— Task goal —
All lines of the data shown below should be output exactly as they stand.

— Saved entries —
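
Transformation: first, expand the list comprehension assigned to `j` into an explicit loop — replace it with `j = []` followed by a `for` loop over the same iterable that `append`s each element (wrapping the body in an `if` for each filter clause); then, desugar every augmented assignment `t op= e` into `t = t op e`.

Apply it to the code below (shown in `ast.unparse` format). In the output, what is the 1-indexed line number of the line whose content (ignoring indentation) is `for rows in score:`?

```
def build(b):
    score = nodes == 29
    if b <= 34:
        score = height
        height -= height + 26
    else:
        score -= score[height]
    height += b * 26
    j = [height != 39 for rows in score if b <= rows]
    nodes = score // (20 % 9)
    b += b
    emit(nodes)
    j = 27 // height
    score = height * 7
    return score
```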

— Expected output —
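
Transformation: first, expand the list comprehension assigned to `j` into an explicit loop — replace it with `j = []` followed by a `for` loop over the same iterable that `append`s each element (wrapping the body in an `if` for each filter clause); then, desugar every augmented assignment `t op= e` into `t = t op e`.

Apply it to the code below (shown in `ast.unparse` format). In the output, what is the 1-indexed line number of the line whose content (ignoring indentation) is `for rows in score:`?

```
def build(b):
    score = nodes == 29
    if b <= 34:
        score = height
        height -= height + 26
    else:
        score -= score[height]
    height += b * 26
    j = [height != 39 for rows in score if b <= rows]
    nodes = score // (20 % 9)
    b += b
    emit(nodes)
    j = 27 // height
    score = height * 7
    return score
```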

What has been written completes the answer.